(THE DATA Opens)

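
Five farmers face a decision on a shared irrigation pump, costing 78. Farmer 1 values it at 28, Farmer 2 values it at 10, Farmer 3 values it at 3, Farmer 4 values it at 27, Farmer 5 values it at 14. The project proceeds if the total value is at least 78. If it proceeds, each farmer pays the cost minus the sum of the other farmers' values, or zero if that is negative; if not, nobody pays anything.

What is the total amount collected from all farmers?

63

Total value 82 ≥ cost 78, so it is built.
Farmer 1: others sum to 54; max(0, 78 - 54) = 24.
Farmer 2: others sum to 72; max(0, 78 - 72) = 6.
Farmer 3: others sum to 79; max(0, 78 - 79) = 0.
Farmer 4: others sum to 55; max(0, 78 - 55) = 23.
Farmer 5: others sum to 68; max(0, 78 - 68) = 10.
Total collected = 24 + 6 + 0 + 23 + 10 = 63.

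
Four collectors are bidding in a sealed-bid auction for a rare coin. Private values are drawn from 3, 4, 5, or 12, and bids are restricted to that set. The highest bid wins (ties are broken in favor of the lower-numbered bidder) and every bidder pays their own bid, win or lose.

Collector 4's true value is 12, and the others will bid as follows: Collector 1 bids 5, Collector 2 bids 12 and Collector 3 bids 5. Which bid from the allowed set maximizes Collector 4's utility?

3

Bid 3: loses but pays 3, utility -3.
Bid 4: loses but pays 4, utility -4.
Bid 5: loses but pays 5, utility -5.
Bid 12: loses but pays 12, utility -12.
The best choice is 3 with utility -3.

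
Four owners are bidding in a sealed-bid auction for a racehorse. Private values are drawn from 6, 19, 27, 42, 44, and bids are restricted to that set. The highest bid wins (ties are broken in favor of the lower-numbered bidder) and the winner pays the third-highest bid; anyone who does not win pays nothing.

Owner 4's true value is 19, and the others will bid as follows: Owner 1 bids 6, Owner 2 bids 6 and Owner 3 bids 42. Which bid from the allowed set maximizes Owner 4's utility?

Bid 6: loses, pays 0, utility 0.
Bid 19: loses, pays 0, utility 0.
Bid 27: loses, pays 0, utility 0.
Bid 42: loses, pays 0, utility 0.
Bid 44: wins, pays 6, utility 19 - 6 = 13.
The best choice is 44 with utility 13.

44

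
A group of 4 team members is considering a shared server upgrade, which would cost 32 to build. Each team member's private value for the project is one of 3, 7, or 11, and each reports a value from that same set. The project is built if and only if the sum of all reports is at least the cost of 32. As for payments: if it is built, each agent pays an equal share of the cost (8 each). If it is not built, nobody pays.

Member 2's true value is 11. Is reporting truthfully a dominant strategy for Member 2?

Check each profile of the others' reports and compare truth against every alternative report.
Others report (3, 7, 11): truth gives 3, best alternative gives 0.
Others report (3, 11, 7): truth gives 3, best alternative gives 0.
Others report (7, 3, 11): truth gives 3, best alternative gives 0.
Others report (7, 7, 7): truth gives 3, best alternative gives 0.
Others report (7, 11, 3): truth gives 3, best alternative gives 0.
Others report (11, 3, 7): truth gives 3, best alternative gives 0.
(Remaining 21 profiles checked similarly; truth is weakly best in each.)
In every case the truthful report is at least as good as any alternative, so it is a dominant strategy.

Yes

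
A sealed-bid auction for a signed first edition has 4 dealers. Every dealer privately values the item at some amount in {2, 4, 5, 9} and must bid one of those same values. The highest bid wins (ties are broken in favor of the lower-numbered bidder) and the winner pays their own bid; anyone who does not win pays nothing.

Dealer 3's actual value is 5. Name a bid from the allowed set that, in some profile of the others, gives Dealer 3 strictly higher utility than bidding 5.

4

Suppose Dealer 1 bids 2, Dealer 2 bids 2 and Dealer 4 bids 2.
Bid 5: wins, pays 5, utility 5 - 5 = 0.
Bid 4: wins, pays 4, utility 5 - 4 = 1.
So bidding 4 beats truth here (1 > 0).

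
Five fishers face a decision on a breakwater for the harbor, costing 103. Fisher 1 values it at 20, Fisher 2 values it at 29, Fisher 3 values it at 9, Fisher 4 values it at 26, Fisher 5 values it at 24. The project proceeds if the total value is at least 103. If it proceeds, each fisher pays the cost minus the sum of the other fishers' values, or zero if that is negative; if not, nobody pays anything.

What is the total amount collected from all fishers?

83

Total value 108 ≥ cost 103, so it is built.
Fisher 1: others sum to 88; max(0, 103 - 88) = 15.
Fisher 2: others sum to 79; max(0, 103 - 79) = 24.
Fisher 3: others sum to 99; max(0, 103 - 99) = 4.
Fisher 4: others sum to 82; max(0, 103 - 82) = 21.
Fisher 5: others sum to 84; max(0, 103 - 84) = 19.
Total collected = 15 + 24 + 4 + 21 + 19 = 83.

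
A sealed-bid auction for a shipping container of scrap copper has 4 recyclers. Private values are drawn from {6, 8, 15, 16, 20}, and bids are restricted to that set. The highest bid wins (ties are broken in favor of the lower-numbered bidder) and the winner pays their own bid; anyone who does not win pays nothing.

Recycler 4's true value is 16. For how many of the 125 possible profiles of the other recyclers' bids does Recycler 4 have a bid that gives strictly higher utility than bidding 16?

8

Others bid (6, 6, 6): truth gives 0; bid 8 gives 8 > 0. Violating.
Others bid (6, 6, 8): truth gives 0; bid 15 gives 1 > 0. Violating.
Others bid (6, 8, 6): truth gives 0; bid 15 gives 1 > 0. Violating.
Others bid (6, 8, 8): truth gives 0; bid 15 gives 1 > 0. Violating.
Others bid (6, 6, 15): truth gives 0; no alternative beats it.
Others bid (6, 6, 16): truth gives 0; no alternative beats it.
(Checking all 125 profiles: 8 have a profitable deviation, 117 do not.)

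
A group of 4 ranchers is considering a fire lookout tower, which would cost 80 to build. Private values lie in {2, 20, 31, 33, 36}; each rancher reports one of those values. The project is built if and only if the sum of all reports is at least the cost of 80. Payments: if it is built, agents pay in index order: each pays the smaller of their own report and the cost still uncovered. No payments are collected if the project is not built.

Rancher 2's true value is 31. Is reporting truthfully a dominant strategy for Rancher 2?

No

Consider the case where Rancher 1 reports 2, Rancher 3 reports 31 and Rancher 4 reports 31.
Truthful report 31: project built, pays 31, utility 31 - 31 = 0.
Report 20 instead: project built, pays 20, utility 31 - 20 = 11.
Since 11 > 0, reporting 20 is strictly better here, so truthful reporting is not dominant.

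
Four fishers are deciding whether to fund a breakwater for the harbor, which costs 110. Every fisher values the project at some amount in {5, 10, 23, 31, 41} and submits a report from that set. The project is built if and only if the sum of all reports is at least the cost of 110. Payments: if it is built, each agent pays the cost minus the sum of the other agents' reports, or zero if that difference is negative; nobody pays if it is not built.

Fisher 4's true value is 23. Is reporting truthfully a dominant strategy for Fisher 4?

Yes

Check each profile of the others' reports and compare truth against every alternative report.
Others report (31, 41, 41): truth gives 23, best alternative gives 23.
Others report (41, 31, 41): truth gives 23, best alternative gives 23.
Others report (41, 41, 31): truth gives 23, best alternative gives 23.
Others report (41, 41, 41): truth gives 23, best alternative gives 23.
Others report (23, 41, 41): truth gives 18, best alternative gives 18.
Others report (41, 23, 41): truth gives 18, best alternative gives 18.
(Remaining 119 profiles checked similarly; truth is weakly best in each.)
In every case the truthful report is at least as good as any alternative, so it is a dominant strategy.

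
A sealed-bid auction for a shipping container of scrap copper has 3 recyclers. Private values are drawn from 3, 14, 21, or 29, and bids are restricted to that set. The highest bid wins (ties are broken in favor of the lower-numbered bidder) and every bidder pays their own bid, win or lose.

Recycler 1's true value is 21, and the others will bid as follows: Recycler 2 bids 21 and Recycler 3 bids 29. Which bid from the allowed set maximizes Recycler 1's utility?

3

Bid 3: loses but pays 3, utility -3.
Bid 14: loses but pays 14, utility -14.
Bid 21: loses but pays 21, utility -21.
Bid 29: wins, pays 29, utility 21 - 29 = -8.
The best choice is 3 with utility -3.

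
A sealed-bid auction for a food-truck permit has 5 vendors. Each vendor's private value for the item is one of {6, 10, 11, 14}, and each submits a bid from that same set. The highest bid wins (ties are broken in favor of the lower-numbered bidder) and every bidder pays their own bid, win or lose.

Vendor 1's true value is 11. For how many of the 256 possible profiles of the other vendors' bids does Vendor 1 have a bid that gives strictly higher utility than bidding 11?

Others bid (6, 6, 6, 6): truth gives 0; bid 6 gives 5 > 0. Violating.
Others bid (6, 6, 6, 10): truth gives 0; bid 10 gives 1 > 0. Violating.
Others bid (6, 6, 6, 14): truth gives -11; bid 14 gives -3 > -11. Violating.
Others bid (6, 6, 10, 6): truth gives 0; bid 10 gives 1 > 0. Violating.
Others bid (6, 6, 6, 11): truth gives 0; no alternative beats it.
Others bid (6, 6, 10, 11): truth gives 0; no alternative beats it.
(Checking all 256 profiles: 191 have a profitable deviation, 65 do not.)

191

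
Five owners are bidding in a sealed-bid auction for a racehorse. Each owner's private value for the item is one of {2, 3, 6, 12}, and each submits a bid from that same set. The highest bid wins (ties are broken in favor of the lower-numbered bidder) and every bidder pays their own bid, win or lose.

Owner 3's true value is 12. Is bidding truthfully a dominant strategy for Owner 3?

Consider the case where Owner 1 bids 2, Owner 2 bids 2, Owner 4 bids 2 and Owner 5 bids 2.
Truthful bid 12: wins, pays 12, utility 12 - 12 = 0.
Bid 3 instead: wins, pays 3, utility 12 - 3 = 9.
Since 9 > 0, bidding 3 is strictly better here, so truthful bidding is not dominant.

No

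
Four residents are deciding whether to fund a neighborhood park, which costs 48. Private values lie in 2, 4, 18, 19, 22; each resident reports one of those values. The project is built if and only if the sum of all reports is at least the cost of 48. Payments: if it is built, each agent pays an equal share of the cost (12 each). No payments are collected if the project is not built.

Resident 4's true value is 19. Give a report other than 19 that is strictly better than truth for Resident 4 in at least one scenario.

Suppose Resident 1 reports 2, Resident 2 reports 2 and Resident 3 reports 22.
Report 19: project not built, utility 0.
Report 22: project built, pays 12, utility 19 - 12 = 7.
So reporting 22 beats truth here (7 > 0).

22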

(THE DATA Closes)

_EXERCISE BRIEF_
Reproduce the listing above exactly as far as the line with "Four owners are", that line included.

_EXERCISE RESULT_
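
Five farmers face a decision on a shared irrigation pump, costing 78. Farmer 1 values it at 28, Farmer 2 values it at 10, Farmer 3 values it at 3, Farmer 4 values it at 27, Farmer 5 values it at 14. The project proceeds if the total value is at least 78. If it proceeds, each farmer pays the cost minus the sum of the other farmers' values, or zero if that is negative; if not, nobody pays anything.

What is the total amount collected from all farmers?

63

Total value 82 ≥ cost 78, so it is built.
Farmer 1: others sum to 54; max(0, 78 - 54) = 24.
Farmer 2: others sum to 72; max(0, 78 - 72) = 6.
Farmer 3: others sum to 79; max(0, 78 - 79) = 0.
Farmer 4: others sum to 55; max(0, 78 - 55) = 23.
Farmer 5: others sum to 68; max(0, 78 - 68) = 10.
Total collected = 24 + 6 + 0 + 23 + 10 = 63.

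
Four collectors are bidding in a sealed-bid auction for a rare coin. Private values are drawn from 3, 4, 5, or 12, and bids are restricted to that set. The highest bid wins (ties are broken in favor of the lower-numbered bidder) and every bidder pays their own bid, win or lose.

Collector 4's true value is 12, and the others will bid as follows: Collector 1 bids 5, Collector 2 bids 12 and Collector 3 bids 5. Which bid from the allowed set maximizes Collector 4's utility?

3

Bid 3: loses but pays 3, utility -3.
Bid 4: loses but pays 4, utility -4.
Bid 5: loses but pays 5, utility -5.
Bid 12: loses but pays 12, utility -12.
The best choice is 3 with utility -3.

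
Four owners are bidding in a sealed-bid auction for a racehorse. Private values are drawn from 6, 19, 27, 42, 44, and bids are restricted to that set. The highest bid wins (ties are broken in favor of the lower-numbered bidder) and the winner pays the third-highest bid; anyone who does not win pays nothing.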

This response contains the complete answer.